→ DATA SECTION
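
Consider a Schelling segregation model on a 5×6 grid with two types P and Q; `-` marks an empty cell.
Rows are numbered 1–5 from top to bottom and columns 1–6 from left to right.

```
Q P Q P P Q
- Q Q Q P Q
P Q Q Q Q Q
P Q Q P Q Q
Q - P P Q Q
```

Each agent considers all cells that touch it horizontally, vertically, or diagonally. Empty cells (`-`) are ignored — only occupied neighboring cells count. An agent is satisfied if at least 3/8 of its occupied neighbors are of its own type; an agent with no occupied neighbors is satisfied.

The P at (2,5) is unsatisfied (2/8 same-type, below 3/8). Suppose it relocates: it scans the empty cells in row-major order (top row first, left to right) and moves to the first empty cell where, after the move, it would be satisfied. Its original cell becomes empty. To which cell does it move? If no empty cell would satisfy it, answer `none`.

Vacating (2,5). Empty cells in order:
  (2,1): 2/5 same-type → satisfied — stop here.

(2,1)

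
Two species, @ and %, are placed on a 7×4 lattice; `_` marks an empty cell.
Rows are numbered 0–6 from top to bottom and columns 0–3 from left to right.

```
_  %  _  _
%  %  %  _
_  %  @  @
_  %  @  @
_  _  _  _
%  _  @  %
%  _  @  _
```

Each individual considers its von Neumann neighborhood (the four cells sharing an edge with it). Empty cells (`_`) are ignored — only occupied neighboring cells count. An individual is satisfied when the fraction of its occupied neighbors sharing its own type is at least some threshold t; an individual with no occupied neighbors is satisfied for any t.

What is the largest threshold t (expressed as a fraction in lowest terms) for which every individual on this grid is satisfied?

0/1

Row 0: (0,1)% 1/1
Row 1: (1,0)% 1/1 · (1,1)% 4/4 · (1,2)% 1/2
Row 2: (2,1)% 2/3 · (2,2)@ 2/4 · (2,3)@ 2/2
Row 3: (3,1)% 1/2 · (3,2)@ 2/3 · (3,3)@ 2/2
Row 5: (5,0)% 1/1 · (5,2)@ 1/2 · (5,3)% 0/1
Row 6: (6,0)% 1/1 · (6,2)@ 1/1
The smallest same-type fraction is 0/1 at (5,3), which reduces to 0/1. Any threshold above that leaves this individual unsatisfied.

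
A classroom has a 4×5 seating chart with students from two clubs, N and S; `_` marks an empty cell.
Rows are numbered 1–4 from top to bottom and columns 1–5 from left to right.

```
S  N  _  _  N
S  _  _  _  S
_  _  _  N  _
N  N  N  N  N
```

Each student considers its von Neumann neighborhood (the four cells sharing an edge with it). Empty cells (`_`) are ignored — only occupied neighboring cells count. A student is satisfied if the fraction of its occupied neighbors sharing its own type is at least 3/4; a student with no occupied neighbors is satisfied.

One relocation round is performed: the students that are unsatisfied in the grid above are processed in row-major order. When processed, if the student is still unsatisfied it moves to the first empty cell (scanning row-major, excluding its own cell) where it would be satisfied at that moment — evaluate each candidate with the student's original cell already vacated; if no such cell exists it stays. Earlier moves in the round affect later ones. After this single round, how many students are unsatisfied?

Initially unsatisfied (in order): (1,1), (1,2), (1,5), (2,5).
  (1,1) → (2,3).
  (1,2): now satisfied by earlier moves; stays.
  (1,5) → (1,4).
  (2,5): now satisfied by earlier moves; stays.
Resulting grid:
_ N _ N _
S _ S _ S
_ _ _ N _
N N N N N
All satisfied now.

0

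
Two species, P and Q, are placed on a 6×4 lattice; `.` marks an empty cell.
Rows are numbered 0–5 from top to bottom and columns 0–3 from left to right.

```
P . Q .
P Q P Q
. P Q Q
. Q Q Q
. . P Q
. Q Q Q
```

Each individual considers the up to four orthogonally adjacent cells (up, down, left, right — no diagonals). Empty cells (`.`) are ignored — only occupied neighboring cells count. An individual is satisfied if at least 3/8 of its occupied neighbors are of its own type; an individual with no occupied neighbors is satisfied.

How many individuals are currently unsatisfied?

5

(0,0)P 1/1 ok
(0,2)Q 0/1 unhappy
(1,0)P 1/2 ok
(1,1)Q 0/3 unhappy
(1,2)P 0/4 unhappy
(1,3)Q 1/2 ok
(2,1)P 0/3 unhappy
(2,2)Q 2/4 ok
(2,3)Q 3/3 ok
(3,1)Q 1/2 ok
(3,2)Q 3/4 ok
(3,3)Q 3/3 ok
(4,2)P 0/3 unhappy
(4,3)Q 2/3 ok
(5,1)Q 1/1 ok
(5,2)Q 2/3 ok
(5,3)Q 2/2 ok
Unsatisfied: (0,2), (1,1), (1,2), (2,1), (4,2) — 5 in total.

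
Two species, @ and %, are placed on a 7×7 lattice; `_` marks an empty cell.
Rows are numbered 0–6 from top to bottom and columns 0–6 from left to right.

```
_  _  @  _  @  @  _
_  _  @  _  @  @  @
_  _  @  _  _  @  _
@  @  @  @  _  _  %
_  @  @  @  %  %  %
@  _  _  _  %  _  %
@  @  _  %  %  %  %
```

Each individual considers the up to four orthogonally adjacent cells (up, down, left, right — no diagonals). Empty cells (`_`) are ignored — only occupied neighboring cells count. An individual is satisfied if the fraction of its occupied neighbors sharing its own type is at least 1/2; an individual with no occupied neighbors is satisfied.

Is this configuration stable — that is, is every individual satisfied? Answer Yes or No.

Row 0: (0,2)@ 1/1 ok · (0,4)@ 2/2 ok · (0,5)@ 2/2 ok
Row 1: (1,2)@ 2/2 ok · (1,4)@ 2/2 ok · (1,5)@ 4/4 ok · (1,6)@ 1/1 ok
Row 2: (2,2)@ 2/2 ok · (2,5)@ 1/1 ok
Row 3: (3,0)@ 1/1 ok · (3,1)@ 3/3 ok · (3,2)@ 4/4 ok · (3,3)@ 2/2 ok · (3,6)% 1/1 ok
Row 4: (4,1)@ 2/2 ok · (4,2)@ 3/3 ok · (4,3)@ 2/3 ok · (4,4)% 2/3 ok · (4,5)% 2/2 ok · (4,6)% 3/3 ok
Row 5: (5,0)@ 1/1 ok · (5,4)% 2/2 ok · (5,6)% 2/2 ok
Row 6: (6,0)@ 2/2 ok · (6,1)@ 1/1 ok · (6,3)% 1/1 ok · (6,4)% 3/3 ok · (6,5)% 2/2 ok · (6,6)% 2/2 ok
All meet the threshold, so the configuration is stable.

Yes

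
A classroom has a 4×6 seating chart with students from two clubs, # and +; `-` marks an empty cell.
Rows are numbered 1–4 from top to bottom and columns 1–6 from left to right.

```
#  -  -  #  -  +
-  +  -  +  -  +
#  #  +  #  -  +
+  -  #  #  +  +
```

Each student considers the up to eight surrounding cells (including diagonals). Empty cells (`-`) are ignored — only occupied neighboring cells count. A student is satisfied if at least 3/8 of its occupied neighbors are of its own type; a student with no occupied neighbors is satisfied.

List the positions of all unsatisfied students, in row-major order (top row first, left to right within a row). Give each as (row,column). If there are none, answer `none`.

(1,1)# 0/1 ✗
(1,4)# 0/1 ✗
(1,6)+ 1/1 ✓
(2,2)+ 1/4 ✗
(2,4)+ 1/3 ✗
(2,6)+ 2/2 ✓
(3,1)# 1/3 ✗
(3,2)# 2/5 ✓
(3,3)+ 2/6 ✗
(3,4)# 2/5 ✓
(3,6)+ 3/3 ✓
(4,1)+ 0/2 ✗
(4,3)# 3/4 ✓
(4,4)# 2/4 ✓
(4,5)+ 2/4 ✓
(4,6)+ 2/2 ✓

(1,1), (1,4), (2,2), (2,4), (3,1), (3,3), (4,1)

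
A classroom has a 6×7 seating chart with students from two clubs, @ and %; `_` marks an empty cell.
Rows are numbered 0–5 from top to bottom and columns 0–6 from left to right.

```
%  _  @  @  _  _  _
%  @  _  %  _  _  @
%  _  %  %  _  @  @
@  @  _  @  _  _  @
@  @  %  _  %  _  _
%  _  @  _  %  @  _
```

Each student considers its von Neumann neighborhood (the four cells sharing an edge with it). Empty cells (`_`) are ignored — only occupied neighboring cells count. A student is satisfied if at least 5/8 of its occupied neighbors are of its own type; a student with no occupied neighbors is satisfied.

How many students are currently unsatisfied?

Row 0: (0,0)% 1/1 ✓ · (0,2)@ 1/1 ✓ · (0,3)@ 1/2 ✗
Row 1: (1,0)% 2/3 ✓ · (1,1)@ 0/1 ✗ · (1,3)% 1/2 ✗ · (1,6)@ 1/1 ✓
Row 2: (2,0)% 1/2 ✗ · (2,2)% 1/1 ✓ · (2,3)% 2/3 ✓ · (2,5)@ 1/1 ✓ · (2,6)@ 3/3 ✓
Row 3: (3,0)@ 2/3 ✓ · (3,1)@ 2/2 ✓ · (3,3)@ 0/1 ✗ · (3,6)@ 1/1 ✓
Row 4: (4,0)@ 2/3 ✓ · (4,1)@ 2/3 ✓ · (4,2)% 0/2 ✗ · (4,4)% 1/1 ✓
Row 5: (5,0)% 0/1 ✗ · (5,2)@ 0/1 ✗ · (5,4)% 1/2 ✗ · (5,5)@ 0/1 ✗
Unsatisfied: (0,3), (1,1), (1,3), (2,0), (3,3), (4,2), (5,0), (5,2), (5,4), (5,5) — 10 in total.

10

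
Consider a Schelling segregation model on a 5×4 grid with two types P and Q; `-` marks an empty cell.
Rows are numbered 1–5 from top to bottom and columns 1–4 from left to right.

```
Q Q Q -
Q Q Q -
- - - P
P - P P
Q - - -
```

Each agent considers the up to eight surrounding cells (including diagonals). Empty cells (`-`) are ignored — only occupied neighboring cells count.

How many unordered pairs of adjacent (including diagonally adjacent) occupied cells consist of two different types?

2

Scan each occupied cell's neighbors to the right and below (and the two forward diagonals) so each pair is counted once.
From row 1: 0 unlike of 9 pairs (running 0/9).
From row 2: 1 unlike of 3 pairs (running 1/12).
From row 3: 0 unlike of 2 pairs (running 1/14).
From row 4: 1 unlike of 2 pairs (running 2/16).
Total adjacent occupied pairs: 16; unlike-type pairs: 2.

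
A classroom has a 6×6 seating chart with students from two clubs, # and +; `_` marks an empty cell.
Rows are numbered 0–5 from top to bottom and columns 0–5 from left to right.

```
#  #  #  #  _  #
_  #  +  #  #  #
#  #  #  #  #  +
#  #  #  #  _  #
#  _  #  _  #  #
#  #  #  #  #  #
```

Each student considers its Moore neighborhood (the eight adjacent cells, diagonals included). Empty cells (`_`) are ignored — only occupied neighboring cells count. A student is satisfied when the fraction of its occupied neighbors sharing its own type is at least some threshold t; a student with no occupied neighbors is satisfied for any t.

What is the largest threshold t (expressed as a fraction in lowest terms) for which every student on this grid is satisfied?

0/1

(0,0)# 2/2
(0,1)# 3/4
(0,2)# 4/5
(0,3)# 3/4
(0,5)# 2/2
(1,1)# 6/7
(1,2)+ 0/8
(1,3)# 6/7
(1,4)# 6/7
(1,5)# 3/4
(2,0)# 4/4
(2,1)# 6/7
(2,2)# 7/8
(2,3)# 6/7
(2,4)# 6/7
(2,5)+ 0/4
(3,0)# 4/4
(3,1)# 7/7
(3,2)# 6/6
(3,3)# 6/6
(3,5)# 3/4
(4,0)# 4/4
(4,2)# 6/6
(4,4)# 6/6
(4,5)# 4/4
(5,0)# 2/2
(5,1)# 4/4
(5,2)# 3/3
(5,3)# 4/4
(5,4)# 4/4
(5,5)# 3/3
The smallest same-type fraction is 0/8 at (1,2), which reduces to 0/1. Any threshold above that leaves this student unsatisfied.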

→ YOUR OBJECTIVE
Nothing but the lines above from the one containing "Each agent considers all" through the one containing "Each individual considers its" should appear in the answer, each repeated exactly.

→ FINISHED EXERCISE
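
Each agent considers all cells that touch it horizontally, vertically, or diagonally. Empty cells (`-`) are ignored — only occupied neighboring cells count. An agent is satisfied if at least 3/8 of its occupied neighbors are of its own type; an agent with no occupied neighbors is satisfied.

The P at (2,5) is unsatisfied (2/8 same-type, below 3/8). Suppose it relocates: it scans the empty cells in row-major order (top row first, left to right) and moves to the first empty cell where, after the move, it would be satisfied. Its original cell becomes empty. To which cell does it move? If no empty cell would satisfy it, answer `none`.

Vacating (2,5). Empty cells in order:
  (2,1): 2/5 same-type → satisfied — stop here.

(2,1)

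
Two species, @ and %, are placed on a 7×4 lattice; `_` marks an empty cell.
Rows are numbered 0–6 from top to bottom and columns 0–3 from left to right.

```
_  %  _  _
%  %  %  _
_  %  @  @
_  %  @  @
_  _  _  _
%  _  @  %
%  _  @  _
```

Each individual considers its von Neumann neighborhood (the four cells sharing an edge with it). Empty cells (`_`) are ignored — only occupied neighboring cells count. An individual is satisfied when the fraction of its occupied neighbors sharing its own type is at least some threshold t; an individual with no occupied neighbors is satisfied for any t.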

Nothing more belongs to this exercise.